Work item - For the string "product", work out how many lines of the data contain it and give that number with nothing added.
══ Entries shown
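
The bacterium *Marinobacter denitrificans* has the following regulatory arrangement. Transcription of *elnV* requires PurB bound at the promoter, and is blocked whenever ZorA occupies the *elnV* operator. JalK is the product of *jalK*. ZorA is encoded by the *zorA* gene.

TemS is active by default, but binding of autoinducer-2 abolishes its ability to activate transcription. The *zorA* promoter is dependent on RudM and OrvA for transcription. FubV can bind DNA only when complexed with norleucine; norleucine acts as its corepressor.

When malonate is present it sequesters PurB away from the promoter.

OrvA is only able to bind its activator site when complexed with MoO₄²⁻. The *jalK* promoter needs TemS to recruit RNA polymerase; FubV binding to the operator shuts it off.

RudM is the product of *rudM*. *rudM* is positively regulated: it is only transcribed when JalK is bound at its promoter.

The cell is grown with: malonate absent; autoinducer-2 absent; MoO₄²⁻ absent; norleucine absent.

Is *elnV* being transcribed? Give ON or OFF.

Autoinducer-2 is absent, so TemS is active.
Norleucine is absent, so FubV is inactive.
No repressor is bound and TemS is active, so *jalK* is transcribed.
So JalK is produced and active.
No repressor is bound and JalK is active, so *rudM* is transcribed.
So RudM is produced and active.
MoO₄²⁻ is absent, so OrvA is inactive.
Required activator OrvA is absent, so *zorA* is not transcribed.
So ZorA is not produced.
Malonate is absent, so PurB is active.
No repressor is bound and PurB is active, so *elnV* is transcribed.

ON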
════
Output for this task - 2